Exercise aim ▸ The result should be the lines from the one holding "thrust per unit length, in lb/ft." to the final line of the records, retyped exactly.

══ Dataset ══

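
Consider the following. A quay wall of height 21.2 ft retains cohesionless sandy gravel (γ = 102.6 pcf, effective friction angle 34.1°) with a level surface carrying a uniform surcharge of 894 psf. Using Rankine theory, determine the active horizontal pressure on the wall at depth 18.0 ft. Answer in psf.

K_a = (1 − sin φ)/(1 + sin φ) = 0.2815.
σ_v = γz + q = 102.6 × 18.0 + 894 = 2741 psf.
σ_h = K_a σ_v = 0.2815 × 2741 = 771.6 psf.

772 psf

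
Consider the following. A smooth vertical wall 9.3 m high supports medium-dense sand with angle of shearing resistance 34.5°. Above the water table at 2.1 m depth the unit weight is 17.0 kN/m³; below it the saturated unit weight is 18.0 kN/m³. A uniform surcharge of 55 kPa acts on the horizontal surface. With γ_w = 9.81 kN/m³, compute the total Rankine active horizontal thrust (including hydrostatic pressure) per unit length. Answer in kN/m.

536 kN/m

K_a = tan²(45° − φ/2) = 0.2768.
γ' = 18.0 − 9.81 = 8.190 kN/m³. h₂ = H − d_w = 7.2 m.
σ'_h: at surface K_a·q = 15.22; at WT K_a(q+γd_w) = 25.11; at base K_a(q+γd_w+γ'h₂) = 41.43 kPa.
P₁ = ½(15.22+25.11)×2.1 = 42.35; P₂ = ½(25.11+41.43)×7.2 = 239.5; P_w = ½γ_w h₂² = 254.3.
Total = 42.35+239.5+254.3 = 536.2 kN/m.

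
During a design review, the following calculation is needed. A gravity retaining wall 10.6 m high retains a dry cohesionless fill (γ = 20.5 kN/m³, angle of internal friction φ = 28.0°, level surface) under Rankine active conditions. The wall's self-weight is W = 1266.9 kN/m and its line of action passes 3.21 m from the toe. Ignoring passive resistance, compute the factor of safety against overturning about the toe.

2.77

K_a = tan²(45° − 28.0°/2) = 0.3610.
P_a = ½K_aγH² = 0.5×0.3610×20.5×10.6² = 415.8 kN/m, acting at H/3 = 3.533 m above the base.
Overturning moment M_o = P_a × H/3 = 415.8 × 3.533 = 1469.
Resisting moment M_r = W × 3.21 = 1266.9 × 3.21 = 4067.
FS_overturning = M_r/M_o = 4067/1469 = 2.768.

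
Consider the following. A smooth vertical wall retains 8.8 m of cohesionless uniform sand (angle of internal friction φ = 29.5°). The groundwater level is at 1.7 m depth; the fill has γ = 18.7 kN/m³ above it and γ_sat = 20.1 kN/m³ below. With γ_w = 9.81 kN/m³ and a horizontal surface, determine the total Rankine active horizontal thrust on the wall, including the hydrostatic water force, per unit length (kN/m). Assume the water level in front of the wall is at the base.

K_a = tan²(45° − φ/2) = 0.3401.
γ' = 20.1 − 9.81 = 10.29 kN/m³. Depth below WT = 7.1 m.
σ'_h at WT = K_a γ d_w = 10.81 kPa; at base = 10.81 + K_a γ' × 7.1 = 35.66 kPa.
P₁ (0–1.7 m) = ½×10.81×1.7 = 9.190. P₂ (1.7–8.8 m) = ½(10.81+35.66)×7.1 = 165.0.
P_w = ½ γ_w h₂² = 0.5×9.81×7.1² = 247.3. Total = 9.190+165.0+247.3 = 421.4 kN/m.

421 kN/m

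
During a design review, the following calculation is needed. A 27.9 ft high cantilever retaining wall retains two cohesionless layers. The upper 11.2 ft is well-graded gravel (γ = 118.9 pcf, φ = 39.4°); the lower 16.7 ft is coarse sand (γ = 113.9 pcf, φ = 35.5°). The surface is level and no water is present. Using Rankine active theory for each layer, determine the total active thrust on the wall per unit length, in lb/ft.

11800 lb/ft

K_a1 = tan²(45°−39.4°/2) = 0.2234; K_a2 = tan²(45°−35.5°/2) = 0.2653.
Layer 1: σ at base = K_a1 γ₁ h₁ = 297.6 psf; P₁ = ½×297.6×11.2 = 1666.
Layer 2: σ_v at top = γ₁h₁ = 1332; σ_h top = K_a2×1332 = 353.2; σ_h base = K_a2×(1332+113.9×16.7) = 857.8.
P₂ = ½(353.2+857.8)×16.7 = 10110. Total P_a = 1666+10110 = 11780 lb/ft.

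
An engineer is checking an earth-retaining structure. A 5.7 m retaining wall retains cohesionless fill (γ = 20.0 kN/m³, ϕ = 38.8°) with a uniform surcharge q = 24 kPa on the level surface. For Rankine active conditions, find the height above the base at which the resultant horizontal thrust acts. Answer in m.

K_a = 0.2296.
Triangular part P₁ = ½K_aγH² = 74.58 at H/3 = 1.900 m; rectangular part P₂ = K_a q H = 31.40 at H/2 = 2.850 m.
ȳ = (P₁·1.900 + P₂·2.850)/(P₁+P₂) = 2.181 m.

2.18 m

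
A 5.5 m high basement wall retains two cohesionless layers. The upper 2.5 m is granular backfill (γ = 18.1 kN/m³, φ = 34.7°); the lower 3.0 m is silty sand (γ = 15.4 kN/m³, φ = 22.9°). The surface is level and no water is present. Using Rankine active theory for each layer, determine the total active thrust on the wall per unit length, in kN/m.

106 kN/m

K_a1 = tan²(45°−34.7°/2) = 0.2745; K_a2 = tan²(45°−22.9°/2) = 0.4398.
Layer 1: σ at base = K_a1 γ₁ h₁ = 12.42 kPa; P₁ = ½×12.42×2.5 = 15.52.
Layer 2: σ_v at top = γ₁h₁ = 45.25; σ_h top = K_a2×45.25 = 19.90; σ_h base = K_a2×(45.25+15.4×3.0) = 40.22.
P₂ = ½(19.90+40.22)×3.0 = 90.17. Total P_a = 15.52+90.17 = 105.7 kN/m.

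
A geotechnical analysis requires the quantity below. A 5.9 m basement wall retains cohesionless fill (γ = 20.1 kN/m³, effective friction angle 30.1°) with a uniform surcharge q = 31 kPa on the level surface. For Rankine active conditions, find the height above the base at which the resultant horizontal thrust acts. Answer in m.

K_a = 0.3320.
Triangular part P₁ = ½K_aγH² = 116.1 at H/3 = 1.967 m; rectangular part P₂ = K_a q H = 60.72 at H/2 = 2.950 m.
ȳ = (P₁·1.967 + P₂·2.950)/(P₁+P₂) = 2.304 m.

2.30 m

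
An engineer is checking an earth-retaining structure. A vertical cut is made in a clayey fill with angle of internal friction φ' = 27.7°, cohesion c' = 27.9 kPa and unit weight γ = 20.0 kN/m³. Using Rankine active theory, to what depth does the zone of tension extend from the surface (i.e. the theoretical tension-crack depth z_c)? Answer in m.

K_a = tan²(45° − 27.7°/2) = 0.3653; √K_a = 0.6044.
The active pressure is zero where K_a γ z = 2c√K_a, so z_c = 2c/(γ√K_a) = 2×27.9/(20.0×0.6044) = 4.616 m.

4.62 m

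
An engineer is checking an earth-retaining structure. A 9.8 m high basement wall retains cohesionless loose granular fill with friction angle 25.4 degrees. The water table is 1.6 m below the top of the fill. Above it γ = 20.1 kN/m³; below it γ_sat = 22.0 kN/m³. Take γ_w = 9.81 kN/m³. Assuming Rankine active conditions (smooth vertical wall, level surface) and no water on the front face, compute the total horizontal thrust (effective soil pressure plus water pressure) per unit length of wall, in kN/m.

K_a = tan²(45° − φ/2) = 0.3996.
γ' = 22.0 − 9.81 = 12.19 kN/m³. Depth below WT = 8.2 m.
σ'_h at WT = K_a γ d_w = 12.85 kPa; at base = 12.85 + K_a γ' × 8.2 = 52.80 kPa.
P₁ (0–1.6 m) = ½×12.85×1.6 = 10.28. P₂ (1.6–9.8 m) = ½(12.85+52.80)×8.2 = 269.2.
P_w = ½ γ_w h₂² = 0.5×9.81×8.2² = 329.8. Total = 10.28+269.2+329.8 = 609.3 kN/m.

609 kN/m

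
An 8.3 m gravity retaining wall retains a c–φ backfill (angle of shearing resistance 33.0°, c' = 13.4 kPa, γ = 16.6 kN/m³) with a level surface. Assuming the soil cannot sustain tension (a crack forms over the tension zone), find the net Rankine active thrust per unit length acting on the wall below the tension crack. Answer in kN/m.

K_a = 0.2948; √K_a = 0.5430.
Tension-crack depth z_c = 2c/(γ√K_a) = 2×13.4/(16.6×0.5430) = 2.973 m.
σ_a at base = K_a γ H − 2c√K_a = 0.2948×16.6×8.3 − 2×13.4×0.5430 = 26.07 kPa.
P_a = ½ × 26.07 × (H − z_c) = 0.5×26.07×5.327 = 69.42 kN/m.

69.4 kN/m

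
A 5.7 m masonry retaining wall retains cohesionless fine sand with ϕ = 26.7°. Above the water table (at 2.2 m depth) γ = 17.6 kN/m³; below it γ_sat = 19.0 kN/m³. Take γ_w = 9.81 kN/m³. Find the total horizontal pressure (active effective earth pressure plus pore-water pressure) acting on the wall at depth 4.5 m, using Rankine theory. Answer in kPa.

K_a = (1 − sin φ)/(1 + sin φ) = 0.3800.
γ' = 19.0 − 9.81 = 9.190 kN/m³.
Effective vertical stress at 4.5 m: σ'_v = 17.6×2.2 + 9.190×2.30 = 59.86 kPa.
σ'_h = K_a σ'_v = 0.3800 × 59.86 = 22.74 kPa; u = γ_w × 2.30 = 22.56 kPa.
Total σ_h = 22.74 + 22.56 = 45.31 kPa.

45.3 kPa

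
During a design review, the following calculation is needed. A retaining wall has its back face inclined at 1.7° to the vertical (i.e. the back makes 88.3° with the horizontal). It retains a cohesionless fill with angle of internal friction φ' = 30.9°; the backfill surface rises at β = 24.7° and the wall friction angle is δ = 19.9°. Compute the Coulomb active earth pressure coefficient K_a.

K_a = sin²(α+φ) / [sin²α · sin(α−δ) · (1 + √{sin(φ+δ)sin(φ−β) / (sin(α−δ)sin(α+β))})²].
With α = 88.3°, φ = 30.9°, δ = 19.9°, β = 24.7°: K_a = 0.4760.

0.476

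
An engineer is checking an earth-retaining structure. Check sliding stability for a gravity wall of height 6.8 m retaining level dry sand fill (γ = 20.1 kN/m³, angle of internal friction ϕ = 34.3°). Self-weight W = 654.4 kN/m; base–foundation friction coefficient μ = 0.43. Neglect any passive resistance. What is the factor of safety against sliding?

K_a = tan²(45° − 34.3°/2) = 0.2792.
P_a = ½K_aγH² = 0.5×0.2792×20.1×6.8² = 129.7 kN/m, acting at H/3 = 2.267 m above the base.
FS_sliding = μW / P_a = 0.43×654.4 / 129.7 = 2.169.

2.17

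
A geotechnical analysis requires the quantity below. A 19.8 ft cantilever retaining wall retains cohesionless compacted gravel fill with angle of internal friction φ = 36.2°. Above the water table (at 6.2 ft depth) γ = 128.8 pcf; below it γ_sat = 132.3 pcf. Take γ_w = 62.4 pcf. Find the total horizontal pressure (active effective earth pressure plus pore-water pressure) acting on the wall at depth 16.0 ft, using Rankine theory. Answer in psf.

993 psf

K_a = (1 − sin φ)/(1 + sin φ) = 0.2574.
γ' = 132.3 − 62.4 = 69.90 pcf.
Effective vertical stress at 16.0 ft: σ'_v = 128.8×6.2 + 69.90×9.80 = 1484 psf.
σ'_h = K_a σ'_v = 0.2574 × 1484 = 381.8 psf; u = γ_w × 9.80 = 611.5 psf.
Total σ_h = 381.8 + 611.5 = 993.4 psf.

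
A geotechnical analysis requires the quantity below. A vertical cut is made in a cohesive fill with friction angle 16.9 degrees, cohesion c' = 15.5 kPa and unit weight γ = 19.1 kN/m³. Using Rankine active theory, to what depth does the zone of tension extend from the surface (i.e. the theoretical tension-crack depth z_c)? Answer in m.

K_a = tan²(45° − 16.9°/2) = 0.5495; √K_a = 0.7413.
The active pressure is zero where K_a γ z = 2c√K_a, so z_c = 2c/(γ√K_a) = 2×15.5/(19.1×0.7413) = 2.189 m.

2.19 m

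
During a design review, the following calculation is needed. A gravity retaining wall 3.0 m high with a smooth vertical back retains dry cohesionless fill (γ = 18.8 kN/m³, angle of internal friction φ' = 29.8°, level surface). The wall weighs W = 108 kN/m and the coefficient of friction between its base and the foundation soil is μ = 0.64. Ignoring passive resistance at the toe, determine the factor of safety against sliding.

2.43

K_a = tan²(45° − 29.8°/2) = 0.3360.
P_a = ½K_aγH² = 0.5×0.3360×18.8×3.0² = 28.43 kN/m, acting at H/3 = 1.000 m above the base.
FS_sliding = μW / P_a = 0.64×108 / 28.43 = 2.431.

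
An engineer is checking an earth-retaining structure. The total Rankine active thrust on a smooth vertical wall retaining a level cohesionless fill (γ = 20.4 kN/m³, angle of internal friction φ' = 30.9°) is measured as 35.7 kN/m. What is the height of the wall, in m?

K_a = 0.3214. P_a = ½ K_a γ H² ⇒ H = √(2P_a/(K_a γ)).
H = √(2×35.7/(0.3214×20.4)) = 3.300 m.

3.30 m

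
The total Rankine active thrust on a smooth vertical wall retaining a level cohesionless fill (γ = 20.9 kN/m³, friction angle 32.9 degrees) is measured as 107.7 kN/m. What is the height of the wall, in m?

5.90 m

K_a = 0.2960. P_a = ½ K_a γ H² ⇒ H = √(2P_a/(K_a γ)).
H = √(2×107.7/(0.2960×20.9)) = 5.900 m.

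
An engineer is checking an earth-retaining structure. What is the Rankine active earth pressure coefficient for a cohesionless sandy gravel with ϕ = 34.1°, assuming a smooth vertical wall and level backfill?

0.282

K_a = tan²(45° − φ/2) = tan²(27.95°) = 0.2815.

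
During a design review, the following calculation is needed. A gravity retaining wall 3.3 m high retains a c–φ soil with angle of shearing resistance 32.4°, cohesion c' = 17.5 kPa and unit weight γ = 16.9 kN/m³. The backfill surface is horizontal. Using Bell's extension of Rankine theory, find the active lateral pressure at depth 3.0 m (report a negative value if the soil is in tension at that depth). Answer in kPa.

K_a = (1 − sin φ)/(1 + sin φ) = 0.3022.
σ_a = K_a γ z − 2c√K_a = 0.3022×16.9×3.0 − 2×17.5×0.5498 = -3.918 kPa.

-3.92 kPa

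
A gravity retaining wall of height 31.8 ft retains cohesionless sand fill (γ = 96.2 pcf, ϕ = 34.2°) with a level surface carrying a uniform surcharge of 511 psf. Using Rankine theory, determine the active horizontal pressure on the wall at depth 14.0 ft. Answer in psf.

K_a = (1 − sin φ)/(1 + sin φ) = 0.2803.
σ_v = γz + q = 96.2 × 14.0 + 511 = 1858 psf.
σ_h = K_a σ_v = 0.2803 × 1858 = 520.8 psf.

521 psf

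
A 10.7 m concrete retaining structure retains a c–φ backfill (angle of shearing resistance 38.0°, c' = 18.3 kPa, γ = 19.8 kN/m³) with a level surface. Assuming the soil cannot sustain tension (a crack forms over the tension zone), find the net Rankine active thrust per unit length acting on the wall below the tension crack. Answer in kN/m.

K_a = 0.2379; √K_a = 0.4877.
Tension-crack depth z_c = 2c/(γ√K_a) = 2×18.3/(19.8×0.4877) = 3.790 m.
σ_a at base = K_a γ H − 2c√K_a = 0.2379×19.8×10.7 − 2×18.3×0.4877 = 32.55 kPa.
P_a = ½ × 32.55 × (H − z_c) = 0.5×32.55×6.910 = 112.5 kN/m.

112 kN/m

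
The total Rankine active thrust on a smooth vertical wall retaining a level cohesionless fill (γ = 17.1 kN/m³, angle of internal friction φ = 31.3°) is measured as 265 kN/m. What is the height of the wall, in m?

K_a = 0.3162. P_a = ½ K_a γ H² ⇒ H = √(2P_a/(K_a γ)).
H = √(2×265/(0.3162×17.1)) = 9.900 m.

9.90 m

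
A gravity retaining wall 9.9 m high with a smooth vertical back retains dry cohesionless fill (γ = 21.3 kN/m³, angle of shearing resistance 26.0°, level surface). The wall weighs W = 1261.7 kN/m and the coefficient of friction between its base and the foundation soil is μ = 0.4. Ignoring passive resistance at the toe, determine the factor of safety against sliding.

1.24

K_a = tan²(45° − 26.0°/2) = 0.3905.
P_a = ½K_aγH² = 0.5×0.3905×21.3×9.9² = 407.6 kN/m, acting at H/3 = 3.300 m above the base.
FS_sliding = μW / P_a = 0.4×1261.7 / 407.6 = 1.238.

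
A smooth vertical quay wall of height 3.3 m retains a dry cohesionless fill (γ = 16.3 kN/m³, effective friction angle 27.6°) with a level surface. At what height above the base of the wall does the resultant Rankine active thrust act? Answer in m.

1.10 m

K_a = 0.3668.
The pressure distribution is triangular, so the resultant acts at H/3 above the base = 3.3/3 = 1.100 m.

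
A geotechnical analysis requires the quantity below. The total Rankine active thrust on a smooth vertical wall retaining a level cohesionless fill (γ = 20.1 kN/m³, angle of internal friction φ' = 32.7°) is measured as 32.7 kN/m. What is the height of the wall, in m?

3.30 m

K_a = 0.2985. P_a = ½ K_a γ H² ⇒ H = √(2P_a/(K_a γ)).
H = √(2×32.7/(0.2985×20.1)) = 3.302 m.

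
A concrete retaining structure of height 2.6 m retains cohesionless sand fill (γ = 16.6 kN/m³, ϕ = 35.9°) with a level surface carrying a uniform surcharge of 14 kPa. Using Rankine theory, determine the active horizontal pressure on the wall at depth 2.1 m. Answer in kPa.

12.7 kPa

K_a = (1 − sin φ)/(1 + sin φ) = 0.2607.
σ_v = γz + q = 16.6 × 2.1 + 14 = 48.86 kPa.
σ_h = K_a σ_v = 0.2607 × 48.86 = 12.74 kPa.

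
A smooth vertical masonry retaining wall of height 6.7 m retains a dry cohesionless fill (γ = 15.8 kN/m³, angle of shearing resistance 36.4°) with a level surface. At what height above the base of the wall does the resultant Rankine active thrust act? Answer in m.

K_a = 0.2552.
The pressure distribution is triangular, so the resultant acts at H/3 above the base = 6.7/3 = 2.233 m.

2.23 m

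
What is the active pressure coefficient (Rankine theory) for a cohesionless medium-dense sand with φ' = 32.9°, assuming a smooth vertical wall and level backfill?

0.296

K_a = (1 − sin φ)/(1 + sin φ) = (1 − sin 32.9°)/(1 + sin 32.9°) = 0.2960.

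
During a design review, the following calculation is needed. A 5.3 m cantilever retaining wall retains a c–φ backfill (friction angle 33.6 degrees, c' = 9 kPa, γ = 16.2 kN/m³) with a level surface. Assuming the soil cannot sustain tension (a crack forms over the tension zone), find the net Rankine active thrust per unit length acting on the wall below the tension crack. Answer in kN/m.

K_a = 0.2875; √K_a = 0.5362.
Tension-crack depth z_c = 2c/(γ√K_a) = 2×9/(16.2×0.5362) = 2.072 m.
σ_a at base = K_a γ H − 2c√K_a = 0.2875×16.2×5.3 − 2×9×0.5362 = 15.03 kPa.
P_a = ½ × 15.03 × (H − z_c) = 0.5×15.03×3.228 = 24.26 kN/m.

24.3 kN/m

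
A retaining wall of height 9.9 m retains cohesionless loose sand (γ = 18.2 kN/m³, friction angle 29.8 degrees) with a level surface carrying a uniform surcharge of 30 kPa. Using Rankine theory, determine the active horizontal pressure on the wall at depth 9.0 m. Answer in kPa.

K_a = (1 − sin φ)/(1 + sin φ) = 0.3360.
σ_v = γz + q = 18.2 × 9.0 + 30 = 193.8 kPa.
σ_h = K_a σ_v = 0.3360 × 193.8 = 65.12 kPa.

65.1 kPa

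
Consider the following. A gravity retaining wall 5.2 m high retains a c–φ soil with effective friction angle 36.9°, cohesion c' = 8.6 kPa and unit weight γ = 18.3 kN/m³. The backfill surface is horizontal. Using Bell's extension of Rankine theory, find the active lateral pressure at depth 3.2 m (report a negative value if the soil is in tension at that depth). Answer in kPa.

K_a = (1 − sin φ)/(1 + sin φ) = 0.2497.
σ_a = K_a γ z − 2c√K_a = 0.2497×18.3×3.2 − 2×8.6×0.4997 = 6.026 kPa.

6.03 kPa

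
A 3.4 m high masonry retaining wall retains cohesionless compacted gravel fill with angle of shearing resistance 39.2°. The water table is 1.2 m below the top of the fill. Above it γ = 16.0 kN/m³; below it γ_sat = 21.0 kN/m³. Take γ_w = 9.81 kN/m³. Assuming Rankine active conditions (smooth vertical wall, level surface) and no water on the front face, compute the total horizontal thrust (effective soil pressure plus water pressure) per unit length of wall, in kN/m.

42.0 kN/m

K_a = tan²(45° − φ/2) = 0.2255.
γ' = 21.0 − 9.81 = 11.19 kN/m³. Depth below WT = 2.2 m.
σ'_h at WT = K_a γ d_w = 4.329 kPa; at base = 4.329 + K_a γ' × 2.2 = 9.880 kPa.
P₁ (0–1.2 m) = ½×4.329×1.2 = 2.597. P₂ (1.2–3.4 m) = ½(4.329+9.880)×2.2 = 15.63.
P_w = ½ γ_w h₂² = 0.5×9.81×2.2² = 23.74. Total = 2.597+15.63+23.74 = 41.97 kN/m.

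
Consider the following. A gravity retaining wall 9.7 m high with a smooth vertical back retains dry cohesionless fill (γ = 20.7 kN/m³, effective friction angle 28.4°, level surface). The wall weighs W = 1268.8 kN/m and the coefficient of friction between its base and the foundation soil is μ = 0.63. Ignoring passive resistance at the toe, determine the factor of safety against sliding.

2.31

K_a = tan²(45° − 28.4°/2) = 0.3554.
P_a = ½K_aγH² = 0.5×0.3554×20.7×9.7² = 346.1 kN/m, acting at H/3 = 3.233 m above the base.
FS_sliding = μW / P_a = 0.63×1268.8 / 346.1 = 2.310.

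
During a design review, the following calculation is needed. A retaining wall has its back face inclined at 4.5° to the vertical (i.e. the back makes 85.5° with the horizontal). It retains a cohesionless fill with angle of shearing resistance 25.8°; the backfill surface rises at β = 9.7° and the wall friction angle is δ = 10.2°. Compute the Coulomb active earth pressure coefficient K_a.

0.453

K_a = sin²(α+φ) / [sin²α · sin(α−δ) · (1 + √{sin(φ+δ)sin(φ−β) / (sin(α−δ)sin(α+β))})²].
With α = 85.5°, φ = 25.8°, δ = 10.2°, β = 9.7°: K_a = 0.4533.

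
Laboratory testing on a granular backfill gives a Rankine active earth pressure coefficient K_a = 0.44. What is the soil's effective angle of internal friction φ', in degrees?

K_a = tan²(45° − φ/2) ⇒ 45° − φ/2 = arctan(√0.44) = 33.56°.
φ = 2(45° − 33.56°) = 22.89°.

22.9°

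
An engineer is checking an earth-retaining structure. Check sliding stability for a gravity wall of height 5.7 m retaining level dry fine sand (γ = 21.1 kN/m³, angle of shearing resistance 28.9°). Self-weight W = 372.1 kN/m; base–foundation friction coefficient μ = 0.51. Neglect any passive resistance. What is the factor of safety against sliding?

1.59

K_a = tan²(45° − 28.9°/2) = 0.3484.
P_a = ½K_aγH² = 0.5×0.3484×21.1×5.7² = 119.4 kN/m, acting at H/3 = 1.900 m above the base.
FS_sliding = μW / P_a = 0.51×372.1 / 119.4 = 1.589.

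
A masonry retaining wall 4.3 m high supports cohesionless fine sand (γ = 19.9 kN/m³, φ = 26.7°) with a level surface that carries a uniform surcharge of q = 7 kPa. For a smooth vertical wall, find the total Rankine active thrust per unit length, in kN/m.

K_a = tan²(45° − φ/2) = 0.3800.
Soil triangle: ½ K_a γ H² = 0.5×0.3800×19.9×4.3² = 69.90 kN/m.
Surcharge rectangle: K_a q H = 0.3800×7×4.3 = 11.44 kN/m.
Total = 69.90 + 11.44 = 81.34 kN/m.

81.3 kN/m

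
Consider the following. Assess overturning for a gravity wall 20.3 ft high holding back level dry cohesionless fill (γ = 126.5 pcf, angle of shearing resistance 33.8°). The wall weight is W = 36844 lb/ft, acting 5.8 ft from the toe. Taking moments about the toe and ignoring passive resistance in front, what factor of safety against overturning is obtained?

K_a = tan²(45° − 33.8°/2) = 0.2851.
P_a = ½K_aγH² = 0.5×0.2851×126.5×20.3² = 7431 lb/ft, acting at H/3 = 6.767 ft above the base.
Overturning moment M_o = P_a × H/3 = 7431 × 6.767 = 50280.
Resisting moment M_r = W × 5.8 = 36844 × 5.8 = 213700.
FS_overturning = M_r/M_o = 213700/50280 = 4.250.

4.25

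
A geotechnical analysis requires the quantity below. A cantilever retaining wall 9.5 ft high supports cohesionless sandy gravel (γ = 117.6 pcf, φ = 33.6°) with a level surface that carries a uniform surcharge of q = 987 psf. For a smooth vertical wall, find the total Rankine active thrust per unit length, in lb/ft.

4220 lb/ft

K_a = tan²(45° − φ/2) = 0.2875.
Soil triangle: ½ K_a γ H² = 0.5×0.2875×117.6×9.5² = 1526 lb/ft.
Surcharge rectangle: K_a q H = 0.2875×987×9.5 = 2696 lb/ft.
Total = 1526 + 2696 = 4221 lb/ft.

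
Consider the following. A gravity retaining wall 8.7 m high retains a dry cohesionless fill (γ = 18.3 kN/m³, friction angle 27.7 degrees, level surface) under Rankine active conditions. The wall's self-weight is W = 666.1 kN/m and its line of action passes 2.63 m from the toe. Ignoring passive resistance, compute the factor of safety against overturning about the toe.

K_a = tan²(45° − 27.7°/2) = 0.3653.
P_a = ½K_aγH² = 0.5×0.3653×18.3×8.7² = 253.0 kN/m, acting at H/3 = 2.900 m above the base.
Overturning moment M_o = P_a × H/3 = 253.0 × 2.900 = 733.8.
Resisting moment M_r = W × 2.63 = 666.1 × 2.63 = 1752.
FS_overturning = M_r/M_o = 1752/733.8 = 2.388.

2.39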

═══

Answer area ▸
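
A geotechnical analysis requires the quantity below. A cantilever retaining wall 9.5 ft high supports cohesionless sandy gravel (γ = 117.6 pcf, φ = 33.6°) with a level surface that carries a uniform surcharge of q = 987 psf. For a smooth vertical wall, find the total Rankine active thrust per unit length, in lb/ft.

4220 lb/ft

K_a = tan²(45° − φ/2) = 0.2875.
Soil triangle: ½ K_a γ H² = 0.5×0.2875×117.6×9.5² = 1526 lb/ft.
Surcharge rectangle: K_a q H = 0.2875×987×9.5 = 2696 lb/ft.
Total = 1526 + 2696 = 4221 lb/ft.

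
Consider the following. A gravity retaining wall 8.7 m high retains a dry cohesionless fill (γ = 18.3 kN/m³, friction angle 27.7 degrees, level surface) under Rankine active conditions. The wall's self-weight is W = 666.1 kN/m and its line of action passes 2.63 m from the toe. Ignoring passive resistance, compute the factor of safety against overturning about the toe.

K_a = tan²(45° − 27.7°/2) = 0.3653.
P_a = ½K_aγH² = 0.5×0.3653×18.3×8.7² = 253.0 kN/m, acting at H/3 = 2.900 m above the base.
Overturning moment M_o = P_a × H/3 = 253.0 × 2.900 = 733.8.
Resisting moment M_r = W × 2.63 = 666.1 × 2.63 = 1752.
FS_overturning = M_r/M_o = 1752/733.8 = 2.388.

2.39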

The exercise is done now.